(Data provided begins)

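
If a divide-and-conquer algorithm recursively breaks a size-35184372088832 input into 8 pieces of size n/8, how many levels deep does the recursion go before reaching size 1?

For divide and conquer with division factor 8:

Problem sizes at each level:
Level 0: 35184372088832
Level 1: 4398046511104
Level 2: 549755813888
Level 3: 68719476736
Level 4: 8589934592
Level 5: 1073741824
Level 6: 134217728
Level 7: 16777216
Level 8: 2097152
Level 9: 262144
Level 10: 32768
Level 11: 4096
Level 12: 512
Level 13: 64
Level 14: 8
Level 15: 1

The root is level 0 and the size-1 base case is level 15 (the tree spans levels 0 through 15, i.e. 16 levels counting the root), so the depth is the number of divisions: log_8(35184372088832) = 15

The recursion tree depth is log_8(35184372088832) = 15. At each level, the problem size is divided by 8, so it takes 15 divisions to reduce to a base case of size 1. The algorithm makes 8 recursive calls at each level.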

(Data provided ends)

What the exercise asks
Retype every entry word for word.

Response area
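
If a divide-and-conquer algorithm recursively breaks a size-35184372088832 input into 8 pieces of size n/8, how many levels deep does the recursion go before reaching size 1?

For divide and conquer with division factor 8:

Problem sizes at each level:
Level 0: 35184372088832
Level 1: 4398046511104
Level 2: 549755813888
Level 3: 68719476736
Level 4: 8589934592
Level 5: 1073741824
Level 6: 134217728
Level 7: 16777216
Level 8: 2097152
Level 9: 262144
Level 10: 32768
Level 11: 4096
Level 12: 512
Level 13: 64
Level 14: 8
Level 15: 1

The root is level 0 and the size-1 base case is level 15 (the tree spans levels 0 through 15, i.e. 16 levels counting the root), so the depth is the number of divisions: log_8(35184372088832) = 15

The recursion tree depth is log_8(35184372088832) = 15. At each level, the problem size is divided by 8, so it takes 15 divisions to reduce to a base case of size 1. The algorithm makes 8 recursive calls at each level.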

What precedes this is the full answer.